● Exercise goal
In the listing that follows, count each line where the word "Function" appears; write nothing but the count.

● Dataset extract
>>>

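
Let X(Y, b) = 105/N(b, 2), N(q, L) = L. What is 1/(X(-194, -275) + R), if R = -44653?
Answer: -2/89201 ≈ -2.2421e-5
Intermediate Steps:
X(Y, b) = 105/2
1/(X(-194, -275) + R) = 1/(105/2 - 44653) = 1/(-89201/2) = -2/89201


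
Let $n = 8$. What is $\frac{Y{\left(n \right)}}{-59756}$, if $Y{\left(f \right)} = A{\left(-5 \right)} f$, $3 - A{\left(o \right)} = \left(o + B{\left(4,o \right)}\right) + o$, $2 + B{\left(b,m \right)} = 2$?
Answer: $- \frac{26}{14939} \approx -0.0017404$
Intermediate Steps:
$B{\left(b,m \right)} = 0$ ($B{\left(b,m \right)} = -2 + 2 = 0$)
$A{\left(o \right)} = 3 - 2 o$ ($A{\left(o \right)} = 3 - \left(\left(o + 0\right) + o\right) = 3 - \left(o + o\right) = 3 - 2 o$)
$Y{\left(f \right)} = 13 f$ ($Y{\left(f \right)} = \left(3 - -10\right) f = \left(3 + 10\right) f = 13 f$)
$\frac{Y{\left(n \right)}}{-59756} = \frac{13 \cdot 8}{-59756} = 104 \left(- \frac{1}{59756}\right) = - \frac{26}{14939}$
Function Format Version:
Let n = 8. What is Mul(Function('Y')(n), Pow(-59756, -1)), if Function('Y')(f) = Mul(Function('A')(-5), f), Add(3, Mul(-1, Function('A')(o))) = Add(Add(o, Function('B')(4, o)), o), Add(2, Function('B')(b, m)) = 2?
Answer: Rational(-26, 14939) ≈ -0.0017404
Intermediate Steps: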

<<<
>>>

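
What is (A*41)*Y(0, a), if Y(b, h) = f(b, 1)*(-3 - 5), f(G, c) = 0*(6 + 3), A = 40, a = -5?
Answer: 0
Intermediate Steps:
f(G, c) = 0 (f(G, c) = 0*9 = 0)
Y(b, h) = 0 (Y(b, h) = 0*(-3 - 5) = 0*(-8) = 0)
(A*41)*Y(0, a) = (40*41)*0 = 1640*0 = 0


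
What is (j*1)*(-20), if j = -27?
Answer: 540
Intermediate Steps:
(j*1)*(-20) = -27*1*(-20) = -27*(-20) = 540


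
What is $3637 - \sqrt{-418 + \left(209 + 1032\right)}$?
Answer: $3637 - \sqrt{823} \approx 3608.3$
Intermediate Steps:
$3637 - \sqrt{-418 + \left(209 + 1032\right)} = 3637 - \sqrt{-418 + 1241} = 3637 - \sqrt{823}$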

<<<
>>>

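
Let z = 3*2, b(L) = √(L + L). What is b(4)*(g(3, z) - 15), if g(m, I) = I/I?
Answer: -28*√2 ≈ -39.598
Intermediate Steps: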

<<<

● Problem solution
2